Task instructions.
Retype only the lines at the head of the records, first through the one with "brake ⇒ rtmkg", exactly as written.

^^^^^^^^

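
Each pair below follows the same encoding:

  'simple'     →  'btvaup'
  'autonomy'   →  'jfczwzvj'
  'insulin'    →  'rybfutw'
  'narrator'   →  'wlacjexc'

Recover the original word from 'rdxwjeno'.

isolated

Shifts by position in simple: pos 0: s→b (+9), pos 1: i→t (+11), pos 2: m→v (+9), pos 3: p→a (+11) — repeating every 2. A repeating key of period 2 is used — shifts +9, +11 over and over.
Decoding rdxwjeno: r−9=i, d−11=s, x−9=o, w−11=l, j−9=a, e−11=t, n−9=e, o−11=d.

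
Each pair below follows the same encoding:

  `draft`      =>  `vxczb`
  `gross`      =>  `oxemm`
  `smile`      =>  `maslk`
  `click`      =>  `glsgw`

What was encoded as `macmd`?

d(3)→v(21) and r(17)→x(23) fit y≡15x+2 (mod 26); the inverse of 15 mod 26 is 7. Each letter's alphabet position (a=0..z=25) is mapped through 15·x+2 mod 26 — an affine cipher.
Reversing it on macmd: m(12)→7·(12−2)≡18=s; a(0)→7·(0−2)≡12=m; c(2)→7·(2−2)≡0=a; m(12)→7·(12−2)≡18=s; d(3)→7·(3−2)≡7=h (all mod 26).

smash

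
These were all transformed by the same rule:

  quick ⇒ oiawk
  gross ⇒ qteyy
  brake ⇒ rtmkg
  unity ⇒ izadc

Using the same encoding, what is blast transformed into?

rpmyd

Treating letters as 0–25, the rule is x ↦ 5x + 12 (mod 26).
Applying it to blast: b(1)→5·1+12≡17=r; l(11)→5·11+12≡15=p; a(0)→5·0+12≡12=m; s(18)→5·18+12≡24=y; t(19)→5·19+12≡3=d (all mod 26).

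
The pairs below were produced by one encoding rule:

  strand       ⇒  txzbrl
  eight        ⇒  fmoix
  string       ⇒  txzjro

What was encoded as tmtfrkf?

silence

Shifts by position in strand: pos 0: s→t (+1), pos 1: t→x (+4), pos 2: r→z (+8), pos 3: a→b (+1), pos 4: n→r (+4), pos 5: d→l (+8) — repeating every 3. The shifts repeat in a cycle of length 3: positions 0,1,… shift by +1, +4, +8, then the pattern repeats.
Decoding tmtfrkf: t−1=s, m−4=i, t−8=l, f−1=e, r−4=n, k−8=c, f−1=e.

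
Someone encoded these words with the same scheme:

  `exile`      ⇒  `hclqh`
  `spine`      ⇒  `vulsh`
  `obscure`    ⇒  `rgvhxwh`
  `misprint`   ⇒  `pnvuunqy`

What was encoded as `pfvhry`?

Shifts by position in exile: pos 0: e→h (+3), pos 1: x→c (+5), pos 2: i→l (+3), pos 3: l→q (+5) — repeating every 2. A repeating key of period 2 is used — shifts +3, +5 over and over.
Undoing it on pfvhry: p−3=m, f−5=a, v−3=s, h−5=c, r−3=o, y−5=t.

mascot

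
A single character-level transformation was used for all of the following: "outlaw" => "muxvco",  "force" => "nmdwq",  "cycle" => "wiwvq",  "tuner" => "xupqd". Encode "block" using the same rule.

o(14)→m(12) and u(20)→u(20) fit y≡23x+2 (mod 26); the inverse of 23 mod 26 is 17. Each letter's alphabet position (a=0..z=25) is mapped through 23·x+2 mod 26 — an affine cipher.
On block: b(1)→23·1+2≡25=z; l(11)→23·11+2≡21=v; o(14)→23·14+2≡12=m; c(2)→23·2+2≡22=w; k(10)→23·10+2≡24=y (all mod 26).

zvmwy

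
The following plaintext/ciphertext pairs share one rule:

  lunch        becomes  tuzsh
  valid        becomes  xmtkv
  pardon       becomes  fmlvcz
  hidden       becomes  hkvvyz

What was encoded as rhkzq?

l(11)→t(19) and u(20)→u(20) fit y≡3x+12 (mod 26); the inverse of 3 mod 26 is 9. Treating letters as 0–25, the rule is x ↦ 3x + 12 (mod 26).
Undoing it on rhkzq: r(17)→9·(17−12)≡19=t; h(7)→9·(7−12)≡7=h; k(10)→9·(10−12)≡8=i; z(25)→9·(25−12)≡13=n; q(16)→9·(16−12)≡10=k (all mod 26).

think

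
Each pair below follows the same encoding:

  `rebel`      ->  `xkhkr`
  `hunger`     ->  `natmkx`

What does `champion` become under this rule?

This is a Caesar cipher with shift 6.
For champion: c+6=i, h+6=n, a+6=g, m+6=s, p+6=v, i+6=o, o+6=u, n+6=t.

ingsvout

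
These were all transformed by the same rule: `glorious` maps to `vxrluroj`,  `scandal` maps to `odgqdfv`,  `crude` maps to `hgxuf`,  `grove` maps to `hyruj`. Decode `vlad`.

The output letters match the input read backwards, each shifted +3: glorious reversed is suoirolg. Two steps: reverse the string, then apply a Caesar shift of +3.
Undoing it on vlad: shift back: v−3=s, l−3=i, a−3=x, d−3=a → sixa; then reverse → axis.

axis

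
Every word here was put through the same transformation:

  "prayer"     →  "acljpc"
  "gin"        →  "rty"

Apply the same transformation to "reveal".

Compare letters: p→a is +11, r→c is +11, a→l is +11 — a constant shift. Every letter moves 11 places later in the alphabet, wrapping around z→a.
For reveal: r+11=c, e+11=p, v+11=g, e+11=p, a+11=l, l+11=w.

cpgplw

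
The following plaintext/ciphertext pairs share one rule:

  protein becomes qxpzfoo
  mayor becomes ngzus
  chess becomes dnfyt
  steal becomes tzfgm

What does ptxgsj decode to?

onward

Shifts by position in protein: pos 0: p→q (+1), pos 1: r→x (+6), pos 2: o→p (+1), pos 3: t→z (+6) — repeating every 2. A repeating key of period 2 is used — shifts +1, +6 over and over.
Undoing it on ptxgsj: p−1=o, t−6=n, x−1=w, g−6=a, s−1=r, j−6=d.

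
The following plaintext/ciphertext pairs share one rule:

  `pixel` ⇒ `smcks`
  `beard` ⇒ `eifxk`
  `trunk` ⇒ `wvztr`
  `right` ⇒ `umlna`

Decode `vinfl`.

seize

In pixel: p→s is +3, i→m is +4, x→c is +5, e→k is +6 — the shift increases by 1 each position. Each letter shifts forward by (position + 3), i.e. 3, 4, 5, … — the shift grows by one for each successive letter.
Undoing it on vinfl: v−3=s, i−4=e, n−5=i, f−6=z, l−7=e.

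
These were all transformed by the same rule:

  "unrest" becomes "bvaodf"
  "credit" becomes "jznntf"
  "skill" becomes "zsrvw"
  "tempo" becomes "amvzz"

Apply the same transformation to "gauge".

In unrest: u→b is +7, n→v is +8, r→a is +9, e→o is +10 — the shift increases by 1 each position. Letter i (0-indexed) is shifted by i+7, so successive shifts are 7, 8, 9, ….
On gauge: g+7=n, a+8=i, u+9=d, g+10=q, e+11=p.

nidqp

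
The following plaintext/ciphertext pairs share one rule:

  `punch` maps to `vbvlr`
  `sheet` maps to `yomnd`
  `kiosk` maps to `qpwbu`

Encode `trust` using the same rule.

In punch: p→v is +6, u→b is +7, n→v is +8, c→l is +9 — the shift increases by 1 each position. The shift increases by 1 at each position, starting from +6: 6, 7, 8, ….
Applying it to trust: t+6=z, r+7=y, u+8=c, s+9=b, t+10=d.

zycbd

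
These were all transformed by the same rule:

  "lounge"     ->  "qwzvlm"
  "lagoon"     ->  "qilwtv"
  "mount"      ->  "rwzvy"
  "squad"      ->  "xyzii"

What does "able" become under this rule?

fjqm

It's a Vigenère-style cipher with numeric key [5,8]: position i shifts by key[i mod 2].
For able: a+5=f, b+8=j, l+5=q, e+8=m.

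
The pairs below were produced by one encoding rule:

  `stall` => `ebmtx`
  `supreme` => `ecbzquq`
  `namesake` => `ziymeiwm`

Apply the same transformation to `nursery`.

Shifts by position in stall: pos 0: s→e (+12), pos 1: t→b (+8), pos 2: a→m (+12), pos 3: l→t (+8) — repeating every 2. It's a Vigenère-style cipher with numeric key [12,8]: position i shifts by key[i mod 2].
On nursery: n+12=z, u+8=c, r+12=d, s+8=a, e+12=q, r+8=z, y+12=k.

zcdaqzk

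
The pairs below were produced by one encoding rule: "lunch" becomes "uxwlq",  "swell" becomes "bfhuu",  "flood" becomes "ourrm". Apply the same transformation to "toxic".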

^^^^^^^^

Answer area.
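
Each pair below follows the same encoding:

  'simple'     →  'btvaup'
  'autonomy'   →  'jfczwzvj'
  'insulin'    →  'rybfutw'
  'narrator'   →  'wlacjexc'

Recover the original word from 'rdxwjeno'.

isolated

Shifts by position in simple: pos 0: s→b (+9), pos 1: i→t (+11), pos 2: m→v (+9), pos 3: p→a (+11) — repeating every 2. A repeating key of period 2 is used — shifts +9, +11 over and over.
Decoding rdxwjeno: r−9=i, d−11=s, x−9=o, w−11=l, j−9=a, e−11=t, n−9=e, o−11=d.

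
Each pair below follows the same encoding:

  `draft`      =>  `vxczb`
  `gross`      =>  `oxemm`
  `smile`      =>  `maslk`
  `click`      =>  `glsgw`

What was encoded as `macmd`?

d(3)→v(21) and r(17)→x(23) fit y≡15x+2 (mod 26); the inverse of 15 mod 26 is 7. Each letter's alphabet position (a=0..z=25) is mapped through 15·x+2 mod 26 — an affine cipher.
Reversing it on macmd: m(12)→7·(12−2)≡18=s; a(0)→7·(0−2)≡12=m; c(2)→7·(2−2)≡0=a; m(12)→7·(12−2)≡18=s; d(3)→7·(3−2)≡7=h (all mod 26).

smash

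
These were all transformed by the same rule:

  quick ⇒ oiawk
  gross ⇒ qteyy
  brake ⇒ rtmkg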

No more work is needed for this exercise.